| Description of the task |
Would you transcribe each of the entries exactly, with nothing added or dropped?

| Data for the task |
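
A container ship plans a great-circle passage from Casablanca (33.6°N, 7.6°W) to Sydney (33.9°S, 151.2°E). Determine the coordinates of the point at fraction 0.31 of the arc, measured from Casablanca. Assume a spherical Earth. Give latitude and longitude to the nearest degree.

≈ 16°N, 45°E

From cos δ = sin φ₁ sin φ₂ + cos φ₁ cos φ₂ cos Δλ, the central angle is δ ≈ 2.834 rad (162.4°).
Interpolate at f = 0.31 with slerp weights a = sin((1−f)δ)/sin δ ≈ 3.065, b = sin(fδ)/sin δ ≈ 2.546.
p = a·p₁ + b·p₂ ≈ (0.679, 0.681, 0.276); φ = arcsin(p_z) ≈ 16.03°, λ = atan2(p_y, p_x) ≈ 45.08°.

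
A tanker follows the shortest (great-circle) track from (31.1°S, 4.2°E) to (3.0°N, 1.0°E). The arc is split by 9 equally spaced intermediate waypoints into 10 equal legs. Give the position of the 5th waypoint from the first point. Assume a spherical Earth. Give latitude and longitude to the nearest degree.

≈ (14°S, 2°E)

Write both endpoints as unit vectors p₁, p₂ with components (cos φ cos λ, cos φ sin λ, sin φ).
The central angle between the endpoints is δ = arccos(p₁·p₂) ≈ 0.598 rad (34.2°).
Interpolate at f = 5/10 with slerp weights a = sin((1−f)δ)/sin δ ≈ 0.523, b = sin(fδ)/sin δ ≈ 0.523.
p = a·p₁ + b·p₂ ≈ (0.969, 0.042, -0.243); φ = arcsin(p_z) ≈ -14.06°, λ = atan2(p_y, p_x) ≈ 2.48°.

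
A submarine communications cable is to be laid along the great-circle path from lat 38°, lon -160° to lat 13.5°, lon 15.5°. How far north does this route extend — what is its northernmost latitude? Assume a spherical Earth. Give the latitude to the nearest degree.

The great circle lies in the plane with unit normal n̂ = (p₁ × p₂)/|p₁ × p₂|.
Here n̂_z ≈ +0.077; the vertex latitude is φ_max = arccos|n̂_z| ≈ 85.6°.

≈ 86°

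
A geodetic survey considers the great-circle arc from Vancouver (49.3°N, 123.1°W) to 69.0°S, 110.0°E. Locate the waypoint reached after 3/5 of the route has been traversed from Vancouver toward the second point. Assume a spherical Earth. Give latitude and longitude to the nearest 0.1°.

≈ 32.2°S, 162.8°W

Write both endpoints as unit vectors p₁, p₂ with components (cos φ cos λ, cos φ sin λ, sin φ).
The central angle between the endpoints is δ = arccos(p₁·p₂) ≈ 2.583 rad (148.0°).
Interpolate at f = 3/5 with slerp weights a = sin((1−f)δ)/sin δ ≈ 1.621, b = sin(fδ)/sin δ ≈ 1.887.
p = a·p₁ + b·p₂ ≈ (-0.809, -0.250, -0.533); φ = arcsin(p_z) ≈ -32.18°, λ = atan2(p_y, p_x) ≈ -162.81°.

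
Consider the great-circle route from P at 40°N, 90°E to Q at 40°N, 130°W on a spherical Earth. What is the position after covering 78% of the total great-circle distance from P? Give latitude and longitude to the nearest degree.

The haversine formula gives a central angle δ ≈ 1.607 rad (92.1°) between the endpoints.
Interpolate at f = 0.78 with slerp weights a = sin((1−f)δ)/sin δ ≈ 0.346, b = sin(fδ)/sin δ ≈ 0.951.
p = a·p₁ + b·p₂ ≈ (-0.468, -0.292, 0.834); φ = arcsin(p_z) ≈ 56.50°, λ = atan2(p_y, p_x) ≈ -148.00°.

≈ 56°N, 148°W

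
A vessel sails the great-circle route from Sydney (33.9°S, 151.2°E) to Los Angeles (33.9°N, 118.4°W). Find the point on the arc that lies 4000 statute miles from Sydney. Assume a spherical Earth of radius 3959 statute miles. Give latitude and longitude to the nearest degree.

≈ (3°N, 161°W)

Convert each endpoint to a unit vector on the sphere (x = cos φ cos λ, y = cos φ sin λ, z = sin φ).
The central angle between the endpoints is δ = arccos(p₁·p₂) ≈ 1.892 rad (108.4°). The total great-circle distance is δ·R ≈ 1.892 × 3959 ≈ 7491 mi, so the target fraction is f = 4000/7491 ≈ 0.534.
Interpolate at f ≈ 0.534 with slerp weights a = sin((1−f)δ)/sin δ ≈ 0.814, b = sin(fδ)/sin δ ≈ 0.893.
p = a·p₁ + b·p₂ ≈ (-0.944, -0.326, 0.044); φ = arcsin(p_z) ≈ 2.53°, λ = atan2(p_y, p_x) ≈ -160.92°.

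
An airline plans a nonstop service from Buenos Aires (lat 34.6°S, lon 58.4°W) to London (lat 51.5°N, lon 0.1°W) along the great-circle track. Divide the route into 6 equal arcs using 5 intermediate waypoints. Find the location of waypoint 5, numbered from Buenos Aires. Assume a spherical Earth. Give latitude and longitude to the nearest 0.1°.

From cos δ = sin φ₁ sin φ₂ + cos φ₁ cos φ₂ cos Δλ, the central angle is δ ≈ 1.747 rad (100.1°).
Interpolate at f = 5/6 with slerp weights a = sin((1−f)δ)/sin δ ≈ 0.292, b = sin(fδ)/sin δ ≈ 1.009.
p = a·p₁ + b·p₂ ≈ (0.754, -0.205, 0.624); φ = arcsin(p_z) ≈ 38.61°, λ = atan2(p_y, p_x) ≈ -15.25°.

≈ lat 38.6°N, lon 15.2°W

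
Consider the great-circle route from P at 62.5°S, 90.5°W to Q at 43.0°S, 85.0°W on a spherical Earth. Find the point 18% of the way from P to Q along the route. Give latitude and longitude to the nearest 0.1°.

Convert each endpoint to a unit vector on the sphere (x = cos φ cos λ, y = cos φ sin λ, z = sin φ).
The central angle between the endpoints is δ = arccos(p₁·p₂) ≈ 0.345 rad (19.8°).
Interpolate at f = 0.18 with slerp weights a = sin((1−f)δ)/sin δ ≈ 0.825, b = sin(fδ)/sin δ ≈ 0.184.
p = a·p₁ + b·p₂ ≈ (0.008, -0.515, -0.857); φ = arcsin(p_z) ≈ -59.01°, λ = atan2(p_y, p_x) ≈ -89.07°.

≈ 59.0°S, 89.1°W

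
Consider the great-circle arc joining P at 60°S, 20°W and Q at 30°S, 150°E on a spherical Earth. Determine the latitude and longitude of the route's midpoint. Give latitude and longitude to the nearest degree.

≈ 74°S, 137°E

The haversine formula gives a central angle δ ≈ 1.564 rad (89.6°) between the endpoints.
Interpolate at f = 1/2 with slerp weights a = sin((1−f)δ)/sin δ ≈ 0.705, b = sin(fδ)/sin δ ≈ 0.705.
p = a·p₁ + b·p₂ ≈ (-0.197, 0.185, -0.963); φ = arcsin(p_z) ≈ -74.32°, λ = atan2(p_y, p_x) ≈ 136.92°.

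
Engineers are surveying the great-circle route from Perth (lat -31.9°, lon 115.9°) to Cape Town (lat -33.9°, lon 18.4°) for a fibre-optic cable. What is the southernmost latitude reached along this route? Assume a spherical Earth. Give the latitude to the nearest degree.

The great circle lies in the plane with unit normal n̂ = (p₁ × p₂)/|p₁ × p₂|.
Here n̂_z ≈ -0.713; the vertex latitude is φ_max = arccos|n̂_z| ≈ 44.5°.

≈ -44°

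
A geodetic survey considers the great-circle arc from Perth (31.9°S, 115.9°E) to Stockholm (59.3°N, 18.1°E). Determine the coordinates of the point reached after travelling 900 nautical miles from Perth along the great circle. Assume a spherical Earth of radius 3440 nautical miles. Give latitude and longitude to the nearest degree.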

| Response to this task |
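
A container ship plans a great-circle passage from Casablanca (33.6°N, 7.6°W) to Sydney (33.9°S, 151.2°E). Determine the coordinates of the point at fraction 0.31 of the arc, measured from Casablanca. Assume a spherical Earth. Give latitude and longitude to the nearest degree.

≈ 16°N, 45°E

From cos δ = sin φ₁ sin φ₂ + cos φ₁ cos φ₂ cos Δλ, the central angle is δ ≈ 2.834 rad (162.4°).
Interpolate at f = 0.31 with slerp weights a = sin((1−f)δ)/sin δ ≈ 3.065, b = sin(fδ)/sin δ ≈ 2.546.
p = a·p₁ + b·p₂ ≈ (0.679, 0.681, 0.276); φ = arcsin(p_z) ≈ 16.03°, λ = atan2(p_y, p_x) ≈ 45.08°.

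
A tanker follows the shortest (great-circle) track from (31.1°S, 4.2°E) to (3.0°N, 1.0°E). The arc is split by 9 equally spaced intermediate waypoints into 10 equal legs. Give the position of the 5th waypoint from the first point. Assume a spherical Earth. Give latitude and longitude to the nearest degree.

≈ (14°S, 2°E)

Write both endpoints as unit vectors p₁, p₂ with components (cos φ cos λ, cos φ sin λ, sin φ).
The central angle between the endpoints is δ = arccos(p₁·p₂) ≈ 0.598 rad (34.2°).
Interpolate at f = 5/10 with slerp weights a = sin((1−f)δ)/sin δ ≈ 0.523, b = sin(fδ)/sin δ ≈ 0.523.
p = a·p₁ + b·p₂ ≈ (0.969, 0.042, -0.243); φ = arcsin(p_z) ≈ -14.06°, λ = atan2(p_y, p_x) ≈ 2.48°.

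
A submarine communications cable is to be laid along the great-circle path from lat 38°, lon -160° to lat 13.5°, lon 15.5°. How far north does this route extend — what is its northernmost latitude? Assume a spherical Earth. Give the latitude to the nearest degree.

The great circle lies in the plane with unit normal n̂ = (p₁ × p₂)/|p₁ × p₂|.
Here n̂_z ≈ +0.077; the vertex latitude is φ_max = arccos|n̂_z| ≈ 85.6°.

≈ 86°

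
A geodetic survey considers the great-circle arc from Vancouver (49.3°N, 123.1°W) to 69.0°S, 110.0°E. Locate the waypoint reached after 3/5 of the route has been traversed from Vancouver toward the second point. Assume a spherical Earth. Give latitude and longitude to the nearest 0.1°.

≈ 32.2°S, 162.8°W

Write both endpoints as unit vectors p₁, p₂ with components (cos φ cos λ, cos φ sin λ, sin φ).
The central angle between the endpoints is δ = arccos(p₁·p₂) ≈ 2.583 rad (148.0°).
Interpolate at f = 3/5 with slerp weights a = sin((1−f)δ)/sin δ ≈ 1.621, b = sin(fδ)/sin δ ≈ 1.887.
p = a·p₁ + b·p₂ ≈ (-0.809, -0.250, -0.533); φ = arcsin(p_z) ≈ -32.18°, λ = atan2(p_y, p_x) ≈ -162.81°.

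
Consider the great-circle route from P at 40°N, 90°E to Q at 40°N, 130°W on a spherical Earth. What is the position after covering 78% of the total great-circle distance from P? Give latitude and longitude to the nearest degree.

The haversine formula gives a central angle δ ≈ 1.607 rad (92.1°) between the endpoints.
Interpolate at f = 0.78 with slerp weights a = sin((1−f)δ)/sin δ ≈ 0.346, b = sin(fδ)/sin δ ≈ 0.951.
p = a·p₁ + b·p₂ ≈ (-0.468, -0.292, 0.834); φ = arcsin(p_z) ≈ 56.50°, λ = atan2(p_y, p_x) ≈ -148.00°.

≈ 56°N, 148°W

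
A vessel sails the great-circle route from Sydney (33.9°S, 151.2°E) to Los Angeles (33.9°N, 118.4°W). Find the point on the arc that lies 4000 statute miles from Sydney. Assume a spherical Earth of radius 3959 statute miles. Give latitude and longitude to the nearest degree.

≈ (3°N, 161°W)

Convert each endpoint to a unit vector on the sphere (x = cos φ cos λ, y = cos φ sin λ, z = sin φ).
The central angle between the endpoints is δ = arccos(p₁·p₂) ≈ 1.892 rad (108.4°). The total great-circle distance is δ·R ≈ 1.892 × 3959 ≈ 7491 mi, so the target fraction is f = 4000/7491 ≈ 0.534.
Interpolate at f ≈ 0.534 with slerp weights a = sin((1−f)δ)/sin δ ≈ 0.814, b = sin(fδ)/sin δ ≈ 0.893.
p = a·p₁ + b·p₂ ≈ (-0.944, -0.326, 0.044); φ = arcsin(p_z) ≈ 2.53°, λ = atan2(p_y, p_x) ≈ -160.92°.

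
An airline plans a nonstop service from Buenos Aires (lat 34.6°S, lon 58.4°W) to London (lat 51.5°N, lon 0.1°W) along the great-circle track. Divide the route into 6 equal arcs using 5 intermediate waypoints. Find the location of waypoint 5, numbered from Buenos Aires. Assume a spherical Earth. Give latitude and longitude to the nearest 0.1°.

From cos δ = sin φ₁ sin φ₂ + cos φ₁ cos φ₂ cos Δλ, the central angle is δ ≈ 1.747 rad (100.1°).
Interpolate at f = 5/6 with slerp weights a = sin((1−f)δ)/sin δ ≈ 0.292, b = sin(fδ)/sin δ ≈ 1.009.
p = a·p₁ + b·p₂ ≈ (0.754, -0.205, 0.624); φ = arcsin(p_z) ≈ 38.61°, λ = atan2(p_y, p_x) ≈ -15.25°.

≈ lat 38.6°N, lon 15.2°W

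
Consider the great-circle route from P at 62.5°S, 90.5°W to Q at 43.0°S, 85.0°W on a spherical Earth. Find the point 18% of the way from P to Q along the route. Give latitude and longitude to the nearest 0.1°.

Convert each endpoint to a unit vector on the sphere (x = cos φ cos λ, y = cos φ sin λ, z = sin φ).
The central angle between the endpoints is δ = arccos(p₁·p₂) ≈ 0.345 rad (19.8°).
Interpolate at f = 0.18 with slerp weights a = sin((1−f)δ)/sin δ ≈ 0.825, b = sin(fδ)/sin δ ≈ 0.184.
p = a·p₁ + b·p₂ ≈ (0.008, -0.515, -0.857); φ = arcsin(p_z) ≈ -59.01°, λ = atan2(p_y, p_x) ≈ -89.07°.

≈ 59.0°S, 89.1°W

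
Consider the great-circle arc joining P at 60°S, 20°W and Q at 30°S, 150°E on a spherical Earth. Determine the latitude and longitude of the route's midpoint. Give latitude and longitude to the nearest degree.

≈ 74°S, 137°E

The haversine formula gives a central angle δ ≈ 1.564 rad (89.6°) between the endpoints.
Interpolate at f = 1/2 with slerp weights a = sin((1−f)δ)/sin δ ≈ 0.705, b = sin(fδ)/sin δ ≈ 0.705.
p = a·p₁ + b·p₂ ≈ (-0.197, 0.185, -0.963); φ = arcsin(p_z) ≈ -74.32°, λ = atan2(p_y, p_x) ≈ 136.92°.

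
Engineers are surveying the great-circle route from Perth (lat -31.9°, lon 115.9°) to Cape Town (lat -33.9°, lon 18.4°) for a fibre-optic cable. What is the southernmost latitude reached along this route? Assume a spherical Earth. Give the latitude to the nearest degree.

The great circle lies in the plane with unit normal n̂ = (p₁ × p₂)/|p₁ × p₂|.
Here n̂_z ≈ -0.713; the vertex latitude is φ_max = arccos|n̂_z| ≈ 44.5°.

≈ -44°

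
A geodetic survey considers the great-circle arc from Perth (31.9°S, 115.9°E) to Stockholm (59.3°N, 18.1°E). Determine the coordinates of the point reached after travelling 900 nautical miles from Perth along the great circle. Assume a spherical Earth of radius 3440 nautical miles. Give latitude and longitude to the nearest degree.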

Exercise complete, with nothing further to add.